*Brief*: Once you find the line with "- base delay = 2ms" in the entries below, return exactly every line from it through the line with "12ms, 13ms, 14ms].".

━━━ Exercise inputs

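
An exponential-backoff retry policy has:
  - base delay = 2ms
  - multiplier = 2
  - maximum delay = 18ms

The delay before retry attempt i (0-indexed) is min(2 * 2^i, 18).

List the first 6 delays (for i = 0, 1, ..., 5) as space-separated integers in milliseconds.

Computing each delay:
  i=0: min(2*2^0, 18) = 2
  i=1: min(2*2^1, 18) = 4
  i=2: min(2*2^2, 18) = 8
  i=3: min(2*2^3, 18) = 16
  i=4: min(2*2^4, 18) = 18
  i=5: min(2*2^5, 18) = 18

Answer: 2 4 8 16 18 18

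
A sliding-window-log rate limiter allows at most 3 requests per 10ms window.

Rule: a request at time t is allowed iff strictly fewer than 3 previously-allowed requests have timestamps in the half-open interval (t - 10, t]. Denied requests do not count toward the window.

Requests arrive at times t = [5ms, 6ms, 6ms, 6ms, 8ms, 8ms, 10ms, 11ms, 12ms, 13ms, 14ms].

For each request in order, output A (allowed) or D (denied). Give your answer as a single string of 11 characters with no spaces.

Tracking allowed requests in the window:
  req#1 t=5ms: ALLOW
  req#2 t=6ms: ALLOW
  req#3 t=6ms: ALLOW
  req#4 t=6ms: DENY
  req#5 t=8ms: DENY
  req#6 t=8ms: DENY
  req#7 t=10ms: DENY
  req#8 t=11ms: DENY
  req#9 t=12ms: DENY
  req#10 t=13ms: DENY
  req#11 t=14ms: DENY

Answer: AAADDDDDDDD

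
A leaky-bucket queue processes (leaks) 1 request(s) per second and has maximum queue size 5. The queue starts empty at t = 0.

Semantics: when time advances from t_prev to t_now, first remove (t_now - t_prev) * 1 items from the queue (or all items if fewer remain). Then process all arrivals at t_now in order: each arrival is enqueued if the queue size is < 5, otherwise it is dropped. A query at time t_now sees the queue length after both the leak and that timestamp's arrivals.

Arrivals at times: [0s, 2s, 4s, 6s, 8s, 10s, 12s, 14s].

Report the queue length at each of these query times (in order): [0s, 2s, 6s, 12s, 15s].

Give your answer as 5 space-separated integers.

Queue lengths at query times:
  query t=0s: backlog = 1
  query t=2s: backlog = 1
  query t=6s: backlog = 1
  query t=12s: backlog = 1
  query t=15s: backlog = 0

Answer: 1 1 1 1 0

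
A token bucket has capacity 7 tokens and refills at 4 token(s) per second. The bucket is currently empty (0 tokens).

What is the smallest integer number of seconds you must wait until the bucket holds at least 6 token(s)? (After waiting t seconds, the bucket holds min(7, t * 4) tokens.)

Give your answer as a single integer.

Answer: 2

Derivation:
Need t * 4 >= 6, so t >= 6/4.
Smallest integer t = ceil(6/4) = 2.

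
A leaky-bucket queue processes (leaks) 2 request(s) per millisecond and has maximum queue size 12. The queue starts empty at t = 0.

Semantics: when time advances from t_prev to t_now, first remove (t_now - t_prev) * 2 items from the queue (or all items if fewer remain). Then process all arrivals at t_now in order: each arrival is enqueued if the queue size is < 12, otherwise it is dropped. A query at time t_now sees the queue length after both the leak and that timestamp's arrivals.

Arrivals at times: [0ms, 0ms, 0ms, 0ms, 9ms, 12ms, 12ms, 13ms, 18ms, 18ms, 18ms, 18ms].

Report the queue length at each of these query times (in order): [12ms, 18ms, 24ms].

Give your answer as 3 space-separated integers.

Answer: 2 4 0

Derivation:
Queue lengths at query times:
  query t=12ms: backlog = 2
  query t=18ms: backlog = 4
  query t=24ms: backlog = 0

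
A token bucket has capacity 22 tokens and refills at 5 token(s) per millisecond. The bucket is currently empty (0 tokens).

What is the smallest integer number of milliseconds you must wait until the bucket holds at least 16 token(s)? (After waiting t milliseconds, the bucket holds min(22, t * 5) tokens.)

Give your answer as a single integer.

Need t * 5 >= 16, so t >= 16/5.
Smallest integer t = ceil(16/5) = 4.

Answer: 4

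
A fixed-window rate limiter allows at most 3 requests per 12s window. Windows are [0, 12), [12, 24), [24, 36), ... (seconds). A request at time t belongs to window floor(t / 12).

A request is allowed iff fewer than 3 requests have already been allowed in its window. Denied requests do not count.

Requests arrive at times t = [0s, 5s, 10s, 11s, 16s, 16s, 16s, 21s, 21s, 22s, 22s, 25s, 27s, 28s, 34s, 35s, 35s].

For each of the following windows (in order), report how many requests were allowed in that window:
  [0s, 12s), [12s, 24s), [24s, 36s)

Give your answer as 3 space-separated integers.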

━━━━━━

*Result of the task*:
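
  - base delay = 2ms
  - multiplier = 2
  - maximum delay = 18ms

The delay before retry attempt i (0-indexed) is min(2 * 2^i, 18).

List the first 6 delays (for i = 0, 1, ..., 5) as space-separated integers in milliseconds.

Computing each delay:
  i=0: min(2*2^0, 18) = 2
  i=1: min(2*2^1, 18) = 4
  i=2: min(2*2^2, 18) = 8
  i=3: min(2*2^3, 18) = 16
  i=4: min(2*2^4, 18) = 18
  i=5: min(2*2^5, 18) = 18

Answer: 2 4 8 16 18 18

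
A sliding-window-log rate limiter allows at most 3 requests per 10ms window.

Rule: a request at time t is allowed iff strictly fewer than 3 previously-allowed requests have timestamps in the half-open interval (t - 10, t]. Denied requests do not count toward the window.

Requests arrive at times t = [5ms, 6ms, 6ms, 6ms, 8ms, 8ms, 10ms, 11ms, 12ms, 13ms, 14ms].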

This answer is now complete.